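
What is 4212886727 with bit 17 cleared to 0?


4212886727 & ~(1 << 17) = 4212755655

4212755655


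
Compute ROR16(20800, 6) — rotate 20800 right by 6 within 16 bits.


Rotate 0b101000101000000 right by 6 (16-bit) = 0b101000101 = 325

325


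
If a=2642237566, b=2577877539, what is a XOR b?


2642237566 ^ 2577877539 = 81400413

81400413


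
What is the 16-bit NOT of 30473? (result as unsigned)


~0b111011100001001 = 0b1000100011110110 = 35062 (16-bit unsigned)

35062


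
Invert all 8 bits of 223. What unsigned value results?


223 ^ 255 = 32

32


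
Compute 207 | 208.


0b11001111 | 0b11010000 = 0b11011111 = 223

223


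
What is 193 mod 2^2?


193 & 3 = 1

1


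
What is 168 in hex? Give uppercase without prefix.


168 = A8 hex

A8


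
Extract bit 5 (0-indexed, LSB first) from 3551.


0b110111011111, position 5 = 0

0


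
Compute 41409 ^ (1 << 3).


41409 ^ (1 << 3) = 41409 ^ 8 = 41417

41417


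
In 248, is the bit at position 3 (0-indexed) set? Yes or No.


0b11111000, bit 3 = 1. Yes

Yes


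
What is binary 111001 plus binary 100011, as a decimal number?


111001 + 100011 = 1011100 = 92

92


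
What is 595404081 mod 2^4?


595404081 & 15 = 1

1


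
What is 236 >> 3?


0b11101100 >> 3 = 0b11101 = 29

29


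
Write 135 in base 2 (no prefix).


135 = 10000111 in binary

10000111


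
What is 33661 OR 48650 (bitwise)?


0b1000001101111101 | 0b1011111000001010 = 0b1011111101111111 = 49023

49023


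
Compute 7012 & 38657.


0b1101101100100 & 0b1001011100000001 = 0b1001100000000 = 4864

4864


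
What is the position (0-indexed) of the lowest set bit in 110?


0b1101110. Lowest set bit at position 1

1


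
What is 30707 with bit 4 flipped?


30707 ^ (1 << 4) = 30707 ^ 16 = 30691

30691


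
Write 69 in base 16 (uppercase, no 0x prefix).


69 = 45 hex

45


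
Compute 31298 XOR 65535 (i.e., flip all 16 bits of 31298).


31298 ^ 65535 = 34237

34237


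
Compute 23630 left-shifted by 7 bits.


0b101110001001110 << 7 = 0b1011100010011100000000 = 3024640

3024640


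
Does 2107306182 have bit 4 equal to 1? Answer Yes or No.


0b1111101100110101111000011000110, bit 4 = 0. No

No


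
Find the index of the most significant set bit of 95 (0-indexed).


0b1011111. Highest set bit at position 6

6


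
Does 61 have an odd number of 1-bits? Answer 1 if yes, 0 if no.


0b111101 has 5 ones => parity 1

1


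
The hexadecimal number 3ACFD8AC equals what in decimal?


3ACFD8AC hex = 986699948 decimal

986699948


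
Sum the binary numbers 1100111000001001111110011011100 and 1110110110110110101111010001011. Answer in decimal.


1100111000001001111110011011100 + 1110110110110110101111010001011 = 11011101111000000101101101100111 = 3722468199

3722468199


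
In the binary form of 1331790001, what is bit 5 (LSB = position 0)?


0b1001111011000011000000010110001, position 5 = 1

1


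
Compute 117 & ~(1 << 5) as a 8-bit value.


117 & ~(1 << 5) = 85

85


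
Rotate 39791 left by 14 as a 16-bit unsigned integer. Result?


Rotate 0b1001101101101111 left by 14 (16-bit) = 0b1110011011011011 = 59099

59099


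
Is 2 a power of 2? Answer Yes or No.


0b10. Only one bit set => Yes

Yes


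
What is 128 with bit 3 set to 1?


128 | (1 << 3) = 128 | 8 = 136

136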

==============================

How to complete this task:
Write down every record shown above precisely.

Result of the exercise:
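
What is 4212886727 with bit 17 cleared to 0?


4212886727 & ~(1 << 17) = 4212755655

4212755655


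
Compute ROR16(20800, 6) — rotate 20800 right by 6 within 16 bits.


Rotate 0b101000101000000 right by 6 (16-bit) = 0b101000101 = 325

325


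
If a=2642237566, b=2577877539, what is a XOR b?


2642237566 ^ 2577877539 = 81400413

81400413


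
What is the 16-bit NOT of 30473? (result as unsigned)


~0b111011100001001 = 0b1000100011110110 = 35062 (16-bit unsigned)

35062


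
Invert all 8 bits of 223. What unsigned value results?


223 ^ 255 = 32

32


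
Compute 207 | 208.


0b11001111 | 0b11010000 = 0b11011111 = 223

223


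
What is 193 mod 2^2?


193 & 3 = 1

1


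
What is 168 in hex? Give uppercase without prefix.


168 = A8 hex

A8


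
Extract bit 5 (0-indexed, LSB first) from 3551.


0b110111011111, position 5 = 0

0


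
Compute 41409 ^ (1 << 3).


41409 ^ (1 << 3) = 41409 ^ 8 = 41417

41417


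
In 248, is the bit at position 3 (0-indexed) set? Yes or No.


0b11111000, bit 3 = 1. Yes

Yes


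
What is binary 111001 plus binary 100011, as a decimal number?


111001 + 100011 = 1011100 = 92

92


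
What is 595404081 mod 2^4?


595404081 & 15 = 1

1


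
What is 236 >> 3?


0b11101100 >> 3 = 0b11101 = 29

29


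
Write 135 in base 2 (no prefix).


135 = 10000111 in binary

10000111


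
What is 33661 OR 48650 (bitwise)?


0b1000001101111101 | 0b1011111000001010 = 0b1011111101111111 = 49023

49023


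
Compute 7012 & 38657.


0b1101101100100 & 0b1001011100000001 = 0b1001100000000 = 4864

4864


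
What is the position (0-indexed) of the lowest set bit in 110?


0b1101110. Lowest set bit at position 1

1


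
What is 30707 with bit 4 flipped?


30707 ^ (1 << 4) = 30707 ^ 16 = 30691

30691


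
Write 69 in base 16 (uppercase, no 0x prefix).


69 = 45 hex

45


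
Compute 31298 XOR 65535 (i.e., flip all 16 bits of 31298).


31298 ^ 65535 = 34237

34237


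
Compute 23630 left-shifted by 7 bits.


0b101110001001110 << 7 = 0b1011100010011100000000 = 3024640

3024640


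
Does 2107306182 have bit 4 equal to 1? Answer Yes or No.


0b1111101100110101111000011000110, bit 4 = 0. No

No


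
Find the index of the most significant set bit of 95 (0-indexed).


0b1011111. Highest set bit at position 6

6


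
Does 61 have an odd number of 1-bits? Answer 1 if yes, 0 if no.


0b111101 has 5 ones => parity 1

1


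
The hexadecimal number 3ACFD8AC equals what in decimal?


3ACFD8AC hex = 986699948 decimal

986699948


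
Sum the binary numbers 1100111000001001111110011011100 and 1110110110110110101111010001011. Answer in decimal.


1100111000001001111110011011100 + 1110110110110110101111010001011 = 11011101111000000101101101100111 = 3722468199

3722468199


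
In the binary form of 1331790001, what is bit 5 (LSB = position 0)?


0b1001111011000011000000010110001, position 5 = 1

1


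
Compute 117 & ~(1 << 5) as a 8-bit value.


117 & ~(1 << 5) = 85

85


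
Rotate 39791 left by 14 as a 16-bit unsigned integer. Result?


Rotate 0b1001101101101111 left by 14 (16-bit) = 0b1110011011011011 = 59099

59099


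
Is 2 a power of 2? Answer Yes or No.


0b10. Only one bit set => Yes

Yes


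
What is 128 with bit 3 set to 1?


128 | (1 << 3) = 128 | 8 = 136

136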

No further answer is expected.